Collected data
----------------

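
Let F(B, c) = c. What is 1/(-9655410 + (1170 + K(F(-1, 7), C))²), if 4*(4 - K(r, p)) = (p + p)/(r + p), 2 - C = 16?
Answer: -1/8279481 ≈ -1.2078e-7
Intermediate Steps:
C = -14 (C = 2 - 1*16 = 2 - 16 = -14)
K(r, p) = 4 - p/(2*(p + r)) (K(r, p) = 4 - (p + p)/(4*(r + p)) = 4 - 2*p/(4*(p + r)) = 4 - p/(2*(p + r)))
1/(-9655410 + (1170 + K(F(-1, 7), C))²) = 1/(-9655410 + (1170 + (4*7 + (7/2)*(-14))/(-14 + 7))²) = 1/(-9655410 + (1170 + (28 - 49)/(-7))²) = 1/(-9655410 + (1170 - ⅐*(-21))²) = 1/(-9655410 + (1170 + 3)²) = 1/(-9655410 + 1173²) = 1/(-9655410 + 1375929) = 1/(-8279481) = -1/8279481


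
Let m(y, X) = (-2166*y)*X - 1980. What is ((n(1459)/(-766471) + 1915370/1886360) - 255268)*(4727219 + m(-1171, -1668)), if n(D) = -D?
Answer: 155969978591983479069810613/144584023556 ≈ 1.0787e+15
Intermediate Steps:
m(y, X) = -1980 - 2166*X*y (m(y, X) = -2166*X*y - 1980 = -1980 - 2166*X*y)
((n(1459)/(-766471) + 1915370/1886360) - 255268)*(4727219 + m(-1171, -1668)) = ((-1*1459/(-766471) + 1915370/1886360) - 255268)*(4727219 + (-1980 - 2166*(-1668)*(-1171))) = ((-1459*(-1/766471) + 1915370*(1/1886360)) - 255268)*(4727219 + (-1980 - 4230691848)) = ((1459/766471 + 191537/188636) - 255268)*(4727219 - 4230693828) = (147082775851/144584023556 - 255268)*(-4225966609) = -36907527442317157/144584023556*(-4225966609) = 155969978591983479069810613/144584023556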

----------------

Task instructions: The lines from the one holding "Answer: -1/8279481 ≈ -1.2078e-7" to the end of the entries are to be repeated exactly, with both ends included and nothing else.

Result:
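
Answer: -1/8279481 ≈ -1.2078e-7
Intermediate Steps:
C = -14 (C = 2 - 1*16 = 2 - 16 = -14)
K(r, p) = 4 - p/(2*(p + r)) (K(r, p) = 4 - (p + p)/(4*(r + p)) = 4 - 2*p/(4*(p + r)) = 4 - p/(2*(p + r)))
1/(-9655410 + (1170 + K(F(-1, 7), C))²) = 1/(-9655410 + (1170 + (4*7 + (7/2)*(-14))/(-14 + 7))²) = 1/(-9655410 + (1170 + (28 - 49)/(-7))²) = 1/(-9655410 + (1170 - ⅐*(-21))²) = 1/(-9655410 + (1170 + 3)²) = 1/(-9655410 + 1173²) = 1/(-9655410 + 1375929) = 1/(-8279481) = -1/8279481


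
Let m(y, X) = (-2166*y)*X - 1980. What is ((n(1459)/(-766471) + 1915370/1886360) - 255268)*(4727219 + m(-1171, -1668)), if n(D) = -D?
Answer: 155969978591983479069810613/144584023556 ≈ 1.0787e+15
Intermediate Steps:
m(y, X) = -1980 - 2166*X*y (m(y, X) = -2166*X*y - 1980 = -1980 - 2166*X*y)
((n(1459)/(-766471) + 1915370/1886360) - 255268)*(4727219 + m(-1171, -1668)) = ((-1*1459/(-766471) + 1915370/1886360) - 255268)*(4727219 + (-1980 - 2166*(-1668)*(-1171))) = ((-1459*(-1/766471) + 1915370*(1/1886360)) - 255268)*(4727219 + (-1980 - 4230691848)) = ((1459/766471 + 191537/188636) - 255268)*(4727219 - 4230693828) = (147082775851/144584023556 - 255268)*(-4225966609) = -36907527442317157/144584023556*(-4225966609) = 155969978591983479069810613/144584023556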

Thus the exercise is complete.